[WHAT TO PRODUCE]
Locate the line containing "The thermal emission from a chilled" in the data below. Reproduce it and every following line up to the end, exactly as given.

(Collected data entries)

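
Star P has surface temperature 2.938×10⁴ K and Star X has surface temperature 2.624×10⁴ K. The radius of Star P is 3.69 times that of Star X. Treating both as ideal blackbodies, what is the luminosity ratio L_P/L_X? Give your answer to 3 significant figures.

L_P/L_X ≈ 21.4

L ∝ R²T⁴, so L_P/L_X = (R_P/R_X)²(T_P/T_X)⁴ = (3.69)² × (2.938×10⁴/2.624×10⁴)⁴ = 13.6161 × 1.57164 = 21.4.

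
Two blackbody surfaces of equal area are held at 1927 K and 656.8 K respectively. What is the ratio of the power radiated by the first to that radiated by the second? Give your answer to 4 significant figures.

With equal areas, P₁/P₂ = (T₁/T₂)⁴ = (1927/656.8)⁴ = 74.10.

P₁/P₂ ≈ 74.10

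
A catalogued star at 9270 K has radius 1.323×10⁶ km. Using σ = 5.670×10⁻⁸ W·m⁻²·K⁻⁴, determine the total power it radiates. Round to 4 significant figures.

P ≈ 9.209×10²⁷ W

Surface area A = 4πR² = 4π(1.323×10⁹ m)² = 2.19953×10¹⁹ m².
P = σAT⁴ = 5.670×10⁻⁸ × 2.19953×10¹⁹ × (9270)⁴ = 9.209×10²⁷ W.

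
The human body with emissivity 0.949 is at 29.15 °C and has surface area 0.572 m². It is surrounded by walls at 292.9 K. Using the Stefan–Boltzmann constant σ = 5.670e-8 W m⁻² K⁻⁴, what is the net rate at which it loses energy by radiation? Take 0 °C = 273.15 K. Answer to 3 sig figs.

Net loss ≈ 30.5 W

T = 29.15 °C + 273.15 = 302.30 K.
Area A = 0.572 m².
Net radiated power P_net = εσA(T⁴ − T₀⁴) = 0.949×5.670×10⁻⁸×0.572×(302.30⁴ − 292.9⁴).
T⁴ − T₀⁴ = 8.35127×10⁹ − 7.35999×10⁹ = 9.91280×10⁸ K⁴, so P_net = 30.5 W.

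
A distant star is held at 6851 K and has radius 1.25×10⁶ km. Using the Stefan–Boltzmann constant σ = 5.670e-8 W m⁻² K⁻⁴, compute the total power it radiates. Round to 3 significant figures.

Surface area A = 4πR² = 4π(1.25×10⁹ m)² = 1.96350×10¹⁹ m².
P = σAT⁴ = 5.670×10⁻⁸ × 1.96350×10¹⁹ × (6851)⁴ = 2.45×10²⁷ W.

P ≈ 2.45×10²⁷ W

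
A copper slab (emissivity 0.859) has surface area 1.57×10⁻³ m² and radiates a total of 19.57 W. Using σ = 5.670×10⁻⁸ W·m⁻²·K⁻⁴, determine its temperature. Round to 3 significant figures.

T ≈ 711 K

Area A = 1.57×10⁻³ m².
P = εσAT⁴ ⇒ T = (P/(εσA))^(1/4) = (19.57/(0.859×5.670×10⁻⁸×1.57×10⁻³))^(1/4) = 711 K.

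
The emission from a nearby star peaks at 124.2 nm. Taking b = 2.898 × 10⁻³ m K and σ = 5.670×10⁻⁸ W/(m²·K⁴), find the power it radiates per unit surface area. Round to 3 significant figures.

Wien's law: T = b/λ_max = 2.898×10⁻³/1.242×10⁻⁷ = 23333.3 K.
Then I = σT⁴ = 5.670×10⁻⁸×(23333.3)⁴ = 1.68×10¹⁰ W/m².

I ≈ 1.68×10¹⁰ W/m²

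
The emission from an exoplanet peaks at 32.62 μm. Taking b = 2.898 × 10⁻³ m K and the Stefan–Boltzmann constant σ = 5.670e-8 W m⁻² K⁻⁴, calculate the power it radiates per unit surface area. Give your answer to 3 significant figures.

Wien's law: T = b/λ_max = 2.898×10⁻³/3.262×10⁻⁵ = 88.8412 K.
Then I = σT⁴ = 5.670×10⁻⁸×(88.8412)⁴ = 3.53 W/m².

I ≈ 3.53 W/m²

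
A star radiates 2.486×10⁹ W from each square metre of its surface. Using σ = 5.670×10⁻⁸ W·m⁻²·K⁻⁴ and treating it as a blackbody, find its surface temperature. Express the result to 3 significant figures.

T ≈ 1.45×10⁴ K

I = σT⁴, so T = (I/σ)^(1/4) = (2.486×10⁹/(5.670×10⁻⁸))^(1/4) = 1.45×10⁴ K.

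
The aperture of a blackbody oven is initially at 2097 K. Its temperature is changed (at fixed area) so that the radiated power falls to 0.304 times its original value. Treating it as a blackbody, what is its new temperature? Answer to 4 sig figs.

P ∝ T⁴, so T₂/T₁ = (P₂/P₁)^(1/4) = (0.304)^(1/4) = 0.742538.
T₂ = 2097 × 0.742538 = 1557 K.

T₂ ≈ 1557 K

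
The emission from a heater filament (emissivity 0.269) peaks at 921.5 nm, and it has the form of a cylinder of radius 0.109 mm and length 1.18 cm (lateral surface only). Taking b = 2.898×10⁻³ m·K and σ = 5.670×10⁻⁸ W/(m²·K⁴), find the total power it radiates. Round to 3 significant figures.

P ≈ 12.1 W

Wien's law: T = b/λ_max = 2.898×10⁻³/9.215×10⁻⁷ = 3144.87 K.
Lateral area A = 2πrL = 2π×1.09×10⁻⁴×0.0118 = 8.08143×10⁻⁶ m².
Then P = εσAT⁴ = 0.269×5.670×10⁻⁸×8.08143×10⁻⁶×(3144.87)⁴ = 12.1 W.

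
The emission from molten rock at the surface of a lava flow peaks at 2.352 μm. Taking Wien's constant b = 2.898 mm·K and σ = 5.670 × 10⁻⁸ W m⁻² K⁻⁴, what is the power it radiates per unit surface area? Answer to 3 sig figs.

Wien's law: T = b/λ_max = 2.898×10⁻³/2.352×10⁻⁶ = 1232.14 K.
Then I = σT⁴ = 5.670×10⁻⁸×(1232.14)⁴ = 1.31×10⁵ W/m².

I ≈ 1.31×10⁵ W/m²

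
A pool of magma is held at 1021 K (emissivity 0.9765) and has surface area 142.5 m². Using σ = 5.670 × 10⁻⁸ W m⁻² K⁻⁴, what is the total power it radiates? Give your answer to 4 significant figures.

P ≈ 8.574×10⁶ W

Area A = 142.5 m².
P = εσAT⁴ = 0.9765 × 5.670×10⁻⁸ × 142.5 × (1021)⁴ = 8.574×10⁶ W.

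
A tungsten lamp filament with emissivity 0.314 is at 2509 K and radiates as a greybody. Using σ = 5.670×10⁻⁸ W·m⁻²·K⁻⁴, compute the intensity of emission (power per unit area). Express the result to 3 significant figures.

I ≈ 7.06×10⁵ W/m²

Stefan–Boltzmann: I = εσT⁴ = 0.314 × 5.670×10⁻⁸ × (2509)⁴ = 7.06×10⁵ W/m².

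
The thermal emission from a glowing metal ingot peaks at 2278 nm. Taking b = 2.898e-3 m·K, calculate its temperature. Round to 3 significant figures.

Wien's law gives T = b/λ_max = (2.898×10⁻³ m·K)/(2.278×10⁻⁶ m) = 1.27×10³ K.

T ≈ 1.27×10³ K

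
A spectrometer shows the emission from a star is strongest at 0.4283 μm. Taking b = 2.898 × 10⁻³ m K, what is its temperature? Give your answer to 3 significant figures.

T ≈ 6.77×10³ K

Wien's law gives T = b/λ_max = (2.898×10⁻³ m·K)/(4.283×10⁻⁷ m) = 6.77×10³ K.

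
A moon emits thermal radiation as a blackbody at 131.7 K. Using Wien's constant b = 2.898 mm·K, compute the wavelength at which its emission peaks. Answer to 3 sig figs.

Wien's displacement law: λ_max = b/T = (2.898×10⁻³ m·K)/(131.7 K) = 2.200×10⁻⁵ m.
That is 22.0 μm, in the infrared range.

λ_max ≈ 22.0 μm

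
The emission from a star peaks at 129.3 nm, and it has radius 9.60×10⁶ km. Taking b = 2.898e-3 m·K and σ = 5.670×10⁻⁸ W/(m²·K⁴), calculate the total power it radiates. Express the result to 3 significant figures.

P ≈ 1.66×10³¹ W

Wien's law: T = b/λ_max = 2.898×10⁻³/1.293×10⁻⁷ = 22413.0 K.
Surface area A = 4πR² = 4π(9.60×10⁹ m)² = 1.15812×10²¹ m².
Then P = σAT⁴ = 5.670×10⁻⁸×1.15812×10²¹×(22413.0)⁴ = 1.66×10³¹ W.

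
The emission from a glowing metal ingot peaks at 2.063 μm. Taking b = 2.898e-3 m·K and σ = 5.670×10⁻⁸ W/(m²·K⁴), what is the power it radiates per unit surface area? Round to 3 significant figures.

I ≈ 2.21×10⁵ W/m²

Wien's law: T = b/λ_max = 2.898×10⁻³/2.063×10⁻⁶ = 1404.75 K.
Then I = σT⁴ = 5.670×10⁻⁸×(1404.75)⁴ = 2.21×10⁵ W/m².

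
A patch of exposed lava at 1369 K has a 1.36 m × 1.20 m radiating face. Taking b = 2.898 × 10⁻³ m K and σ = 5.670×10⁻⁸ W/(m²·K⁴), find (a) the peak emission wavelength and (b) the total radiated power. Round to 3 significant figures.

(a) λ_max = b/T = 2.898×10⁻³/1369 = 2.117×10⁻⁶ m = 2.12 μm.
Area A = 1.36 × 1.20 = 1.632 m².
(b) P = σAT⁴ = 5.670×10⁻⁸×1.632×(1369)⁴ = 3.25×10⁵ W.

λ_max ≈ 2.12 μm; P ≈ 3.25×10⁵ W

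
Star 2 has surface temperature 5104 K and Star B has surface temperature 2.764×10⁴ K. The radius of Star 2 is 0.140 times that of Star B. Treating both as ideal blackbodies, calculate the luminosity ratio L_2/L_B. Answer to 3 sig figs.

L ∝ R²T⁴, so L_2/L_B = (R_2/R_B)²(T_2/T_B)⁴ = (0.140)² × (5104/2.764×10⁴)⁴ = 0.0196 × 1.16276×10⁻³ = 2.28×10⁻⁵.

L_2/L_B ≈ 2.28×10⁻⁵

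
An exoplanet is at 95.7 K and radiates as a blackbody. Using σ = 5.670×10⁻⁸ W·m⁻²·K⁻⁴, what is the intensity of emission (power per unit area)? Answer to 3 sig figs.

I ≈ 4.76 W/m²

Stefan–Boltzmann: I = σT⁴ = 5.670×10⁻⁸ × (95.7)⁴ = 4.76 W/m².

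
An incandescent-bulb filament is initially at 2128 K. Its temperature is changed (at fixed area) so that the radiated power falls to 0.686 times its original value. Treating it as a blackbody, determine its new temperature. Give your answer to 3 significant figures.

P ∝ T⁴, so T₂/T₁ = (P₂/P₁)^(1/4) = (0.686)^(1/4) = 0.910083.
T₂ = 2128 × 0.910083 = 1.94×10³ K.

T₂ ≈ 1.94×10³ K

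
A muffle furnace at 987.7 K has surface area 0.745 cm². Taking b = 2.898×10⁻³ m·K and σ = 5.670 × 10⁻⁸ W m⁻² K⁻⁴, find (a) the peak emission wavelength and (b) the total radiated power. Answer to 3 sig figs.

(a) λ_max = b/T = 2.898×10⁻³/987.7 = 2.934×10⁻⁶ m = 2.93×10³ nm.
Area A = 0.745 cm² = 7.45×10⁻⁵ m².
(b) P = σAT⁴ = 5.670×10⁻⁸×7.45×10⁻⁵×(987.7)⁴ = 4.02 W.

λ_max ≈ 2.93×10³ nm; P ≈ 4.02 W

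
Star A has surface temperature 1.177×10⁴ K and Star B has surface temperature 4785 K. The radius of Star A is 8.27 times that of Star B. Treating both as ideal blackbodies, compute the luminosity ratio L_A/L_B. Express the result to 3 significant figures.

L_A/L_B ≈ 2.50×10³

L ∝ R²T⁴, so L_A/L_B = (R_A/R_B)²(T_A/T_B)⁴ = (8.27)² × (1.177×10⁴/4785)⁴ = 68.3929 × 36.6082 = 2.50×10³.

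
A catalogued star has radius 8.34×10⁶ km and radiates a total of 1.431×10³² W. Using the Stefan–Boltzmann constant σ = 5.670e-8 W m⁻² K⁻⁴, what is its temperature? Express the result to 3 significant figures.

Surface area A = 4πR² = 4π(8.34×10⁹ m)² = 8.74061×10²⁰ m².
P = σAT⁴ ⇒ T = (P/(σA))^(1/4) = (1.431×10³²/(5.670×10⁻⁸×8.74061×10²⁰))^(1/4) = 4.12×10⁴ K.

T ≈ 4.12×10⁴ K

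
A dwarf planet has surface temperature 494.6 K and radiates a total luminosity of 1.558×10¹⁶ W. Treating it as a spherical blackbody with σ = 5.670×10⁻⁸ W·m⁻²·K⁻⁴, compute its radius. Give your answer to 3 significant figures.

R ≈ 6.04×10⁵ m

L = 4πR²σT⁴ ⇒ R = √(L/(4πσT⁴)).
σT⁴ = 3393.12 W/m², so R = √(1.558×10¹⁶/(4π×3393.12)) = 6.04×10⁵ m.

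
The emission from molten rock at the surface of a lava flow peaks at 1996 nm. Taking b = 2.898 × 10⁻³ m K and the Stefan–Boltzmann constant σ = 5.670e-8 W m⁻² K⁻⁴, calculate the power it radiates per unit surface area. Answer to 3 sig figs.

Wien's law: T = b/λ_max = 2.898×10⁻³/1.996×10⁻⁶ = 1451.90 K.
Then I = σT⁴ = 5.670×10⁻⁸×(1451.90)⁴ = 2.52×10⁵ W/m².

I ≈ 2.52×10⁵ W/m²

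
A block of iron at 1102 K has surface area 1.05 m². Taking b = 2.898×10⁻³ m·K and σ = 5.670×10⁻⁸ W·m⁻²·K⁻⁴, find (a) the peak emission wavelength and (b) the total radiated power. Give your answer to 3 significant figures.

(a) λ_max = b/T = 2.898×10⁻³/1102 = 2.630×10⁻⁶ m = 2.63 μm.
Area A = 1.05 m².
(b) P = σAT⁴ = 5.670×10⁻⁸×1.05×(1102)⁴ = 8.78×10⁴ W.

λ_max ≈ 2.63 μm; P ≈ 8.78×10⁴ W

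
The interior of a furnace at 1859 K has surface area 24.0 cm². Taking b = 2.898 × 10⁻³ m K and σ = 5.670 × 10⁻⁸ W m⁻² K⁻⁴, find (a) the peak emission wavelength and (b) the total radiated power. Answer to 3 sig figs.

(a) λ_max = b/T = 2.898×10⁻³/1859 = 1.559×10⁻⁶ m = 1.56×10³ nm.
Area A = 24.0 cm² = 2.40×10⁻³ m².
(b) P = σAT⁴ = 5.670×10⁻⁸×2.40×10⁻³×(1859)⁴ = 1.63×10³ W.

λ_max ≈ 1.56×10³ nm; P ≈ 1.63×10³ W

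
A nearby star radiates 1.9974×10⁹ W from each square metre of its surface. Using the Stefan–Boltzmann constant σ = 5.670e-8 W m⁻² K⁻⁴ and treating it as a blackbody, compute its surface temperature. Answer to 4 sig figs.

T ≈ 1.370×10⁴ K

I = σT⁴, so T = (I/σ)^(1/4) = (1.9974×10⁹/(5.670×10⁻⁸))^(1/4) = 1.370×10⁴ K.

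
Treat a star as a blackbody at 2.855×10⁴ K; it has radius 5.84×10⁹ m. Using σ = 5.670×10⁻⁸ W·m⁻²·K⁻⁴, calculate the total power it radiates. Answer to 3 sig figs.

Surface area A = 4πR² = 4π(5.84×10⁹ m)² = 4.28584×10²⁰ m².
P = σAT⁴ = 5.670×10⁻⁸ × 4.28584×10²⁰ × (2.855×10⁴)⁴ = 1.61×10³¹ W.

P ≈ 1.61×10³¹ W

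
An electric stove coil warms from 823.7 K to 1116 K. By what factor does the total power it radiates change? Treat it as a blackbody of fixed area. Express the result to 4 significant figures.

P ∝ T⁴, so P₂/P₁ = (T₂/T₁)⁴ = (1116/823.7)⁴ = (1.35486)⁴ = 3.370.

P₂/P₁ ≈ 3.370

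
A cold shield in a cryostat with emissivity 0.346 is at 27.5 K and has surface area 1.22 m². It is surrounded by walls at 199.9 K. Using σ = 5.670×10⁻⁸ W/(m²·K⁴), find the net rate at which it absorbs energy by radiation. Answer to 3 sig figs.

Area A = 1.22 m².
Net radiated power P_net = εσA(T⁴ − T₀⁴) = 0.346×5.670×10⁻⁸×1.22×(27.5⁴ − 199.9⁴).
T⁴ − T₀⁴ = 5.71914×10⁵ − 1.59680×10⁹ = -1.59623×10⁹ K⁴, so P_net = -38.2 W — negative, meaning a net gain of 38.2 W.

Net gain ≈ 38.2 W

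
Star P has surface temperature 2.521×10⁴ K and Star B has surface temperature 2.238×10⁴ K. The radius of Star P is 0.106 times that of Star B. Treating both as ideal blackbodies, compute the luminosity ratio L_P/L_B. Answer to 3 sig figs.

L ∝ R²T⁴, so L_P/L_B = (R_P/R_B)²(T_P/T_B)⁴ = (0.106)² × (2.521×10⁴/2.238×10⁴)⁴ = 0.011236 × 1.61009 = 0.0181.

L_P/L_B ≈ 0.0181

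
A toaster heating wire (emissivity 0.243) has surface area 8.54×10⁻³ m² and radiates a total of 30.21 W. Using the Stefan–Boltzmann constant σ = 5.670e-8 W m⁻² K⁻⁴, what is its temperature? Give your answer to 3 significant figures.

T ≈ 712 K

Area A = 8.54×10⁻³ m².
P = εσAT⁴ ⇒ T = (P/(εσA))^(1/4) = (30.21/(0.243×5.670×10⁻⁸×8.54×10⁻³))^(1/4) = 712 K.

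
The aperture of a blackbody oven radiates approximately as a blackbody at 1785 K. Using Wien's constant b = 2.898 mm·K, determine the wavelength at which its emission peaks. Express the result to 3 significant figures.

Wien's displacement law: λ_max = b/T = (2.898×10⁻³ m·K)/(1785 K) = 1.624×10⁻⁶ m.
That is 1.62×10³ nm, in the infrared range.

λ_max ≈ 1.62×10³ nm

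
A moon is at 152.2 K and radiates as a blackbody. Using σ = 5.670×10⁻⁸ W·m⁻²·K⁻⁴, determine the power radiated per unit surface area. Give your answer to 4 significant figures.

Stefan–Boltzmann: I = σT⁴ = 5.670×10⁻⁸ × (152.2)⁴ = 30.43 W/m².

I ≈ 30.43 W/m²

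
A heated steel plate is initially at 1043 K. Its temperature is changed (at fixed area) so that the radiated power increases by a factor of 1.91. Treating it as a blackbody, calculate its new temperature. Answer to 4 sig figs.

P ∝ T⁴, so T₂/T₁ = (P₂/P₁)^(1/4) = (1.91)^(1/4) = 1.17560.
T₂ = 1043 × 1.17560 = 1226 K.

T₂ ≈ 1226 K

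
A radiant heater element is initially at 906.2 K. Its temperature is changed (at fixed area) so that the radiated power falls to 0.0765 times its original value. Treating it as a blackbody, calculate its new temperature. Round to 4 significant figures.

T₂ ≈ 476.6 K

P ∝ T⁴, so T₂/T₁ = (P₂/P₁)^(1/4) = (0.0765)^(1/4) = 0.525915.
T₂ = 906.2 × 0.525915 = 476.6 K.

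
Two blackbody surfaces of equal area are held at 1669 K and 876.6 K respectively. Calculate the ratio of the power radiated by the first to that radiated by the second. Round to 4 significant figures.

P₁/P₂ ≈ 13.14

With equal areas, P₁/P₂ = (T₁/T₂)⁴ = (1669/876.6)⁴ = 13.14.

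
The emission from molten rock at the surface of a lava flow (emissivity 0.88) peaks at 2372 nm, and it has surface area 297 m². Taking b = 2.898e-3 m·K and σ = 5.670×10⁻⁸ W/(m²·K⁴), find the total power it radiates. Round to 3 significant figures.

Wien's law: T = b/λ_max = 2.898×10⁻³/2.372×10⁻⁶ = 1221.75 K.
Area A = 297 m².
Then P = εσAT⁴ = 0.88×5.670×10⁻⁸×297×(1221.75)⁴ = 3.30×10⁷ W.

P ≈ 3.30×10⁷ W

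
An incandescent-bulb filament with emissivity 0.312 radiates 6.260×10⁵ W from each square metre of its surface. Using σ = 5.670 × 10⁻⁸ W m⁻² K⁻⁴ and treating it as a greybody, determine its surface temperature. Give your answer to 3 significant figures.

T ≈ 2.44×10³ K

I = εσT⁴, so T = (I/εσ)^(1/4) = (6.260×10⁵/(0.312×5.670×10⁻⁸))^(1/4) = 2.44×10³ K.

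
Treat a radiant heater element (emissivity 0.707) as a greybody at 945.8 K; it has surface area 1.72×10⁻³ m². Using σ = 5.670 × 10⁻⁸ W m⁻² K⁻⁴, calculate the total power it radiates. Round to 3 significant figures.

Area A = 1.72×10⁻³ m².
P = εσAT⁴ = 0.707 × 5.670×10⁻⁸ × 1.72×10⁻³ × (945.8)⁴ = 55.2 W.

P ≈ 55.2 W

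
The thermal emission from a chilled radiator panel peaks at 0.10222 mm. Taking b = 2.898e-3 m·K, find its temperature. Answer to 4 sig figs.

Wien's law gives T = b/λ_max = (2.898×10⁻³ m·K)/(1.0222×10⁻⁴ m) = 28.35 K.

T ≈ 28.35 K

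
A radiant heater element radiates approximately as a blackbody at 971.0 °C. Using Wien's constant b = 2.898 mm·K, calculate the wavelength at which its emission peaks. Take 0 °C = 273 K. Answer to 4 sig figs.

λ_max ≈ 2330 nm

T = 971.0 °C + 273 = 1244.0 K.
Wien's displacement law: λ_max = b/T = (2.898×10⁻³ m·K)/(1244.0 K) = 2.3296×10⁻⁶ m.
That is 2330 nm, in the infrared range.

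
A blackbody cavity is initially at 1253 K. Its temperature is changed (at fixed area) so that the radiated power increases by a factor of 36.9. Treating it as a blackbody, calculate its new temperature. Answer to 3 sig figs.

P ∝ T⁴, so T₂/T₁ = (P₂/P₁)^(1/4) = (36.9)^(1/4) = 2.46466.
T₂ = 1253 × 2.46466 = 3.09×10³ K.

T₂ ≈ 3.09×10³ K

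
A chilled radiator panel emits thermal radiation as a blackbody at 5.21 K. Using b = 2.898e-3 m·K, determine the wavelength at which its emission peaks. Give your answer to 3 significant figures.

λ_max ≈ 5.56×10⁻⁴ m

Wien's displacement law: λ_max = b/T = (2.898×10⁻³ m·K)/(5.21 K) = 5.562×10⁻⁴ m.
That is 5.56×10⁻⁴ m, in the infrared range.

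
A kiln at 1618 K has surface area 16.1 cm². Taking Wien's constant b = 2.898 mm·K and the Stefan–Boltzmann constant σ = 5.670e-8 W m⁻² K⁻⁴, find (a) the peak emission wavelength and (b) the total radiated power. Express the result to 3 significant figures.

(a) λ_max = b/T = 2.898×10⁻³/1618 = 1.791×10⁻⁶ m = 1.79×10³ nm.
Area A = 16.1 cm² = 1.61×10⁻³ m².
(b) P = σAT⁴ = 5.670×10⁻⁸×1.61×10⁻³×(1618)⁴ = 626 W.

λ_max ≈ 1.79×10³ nm; P ≈ 626 W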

[WORKED SOLUTION]
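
The thermal emission from a chilled radiator panel peaks at 0.10222 mm. Taking b = 2.898e-3 m·K, find its temperature. Answer to 4 sig figs.

Wien's law gives T = b/λ_max = (2.898×10⁻³ m·K)/(1.0222×10⁻⁴ m) = 28.35 K.

T ≈ 28.35 K

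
A radiant heater element radiates approximately as a blackbody at 971.0 °C. Using Wien's constant b = 2.898 mm·K, calculate the wavelength at which its emission peaks. Take 0 °C = 273 K. Answer to 4 sig figs.

λ_max ≈ 2330 nm

T = 971.0 °C + 273 = 1244.0 K.
Wien's displacement law: λ_max = b/T = (2.898×10⁻³ m·K)/(1244.0 K) = 2.3296×10⁻⁶ m.
That is 2330 nm, in the infrared range.

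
A blackbody cavity is initially at 1253 K. Its temperature is changed (at fixed area) so that the radiated power increases by a factor of 36.9. Treating it as a blackbody, calculate its new temperature. Answer to 3 sig figs.

P ∝ T⁴, so T₂/T₁ = (P₂/P₁)^(1/4) = (36.9)^(1/4) = 2.46466.
T₂ = 1253 × 2.46466 = 3.09×10³ K.

T₂ ≈ 3.09×10³ K

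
A chilled radiator panel emits thermal radiation as a blackbody at 5.21 K. Using b = 2.898e-3 m·K, determine the wavelength at which its emission peaks. Give your answer to 3 significant figures.

λ_max ≈ 5.56×10⁻⁴ m

Wien's displacement law: λ_max = b/T = (2.898×10⁻³ m·K)/(5.21 K) = 5.562×10⁻⁴ m.
That is 5.56×10⁻⁴ m, in the infrared range.

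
A kiln at 1618 K has surface area 16.1 cm². Taking Wien's constant b = 2.898 mm·K and the Stefan–Boltzmann constant σ = 5.670e-8 W m⁻² K⁻⁴, find (a) the peak emission wavelength and (b) the total radiated power. Express the result to 3 significant figures.

(a) λ_max = b/T = 2.898×10⁻³/1618 = 1.791×10⁻⁶ m = 1.79×10³ nm.
Area A = 16.1 cm² = 1.61×10⁻³ m².
(b) P = σAT⁴ = 5.670×10⁻⁸×1.61×10⁻³×(1618)⁴ = 626 W.

λ_max ≈ 1.79×10³ nm; P ≈ 626 W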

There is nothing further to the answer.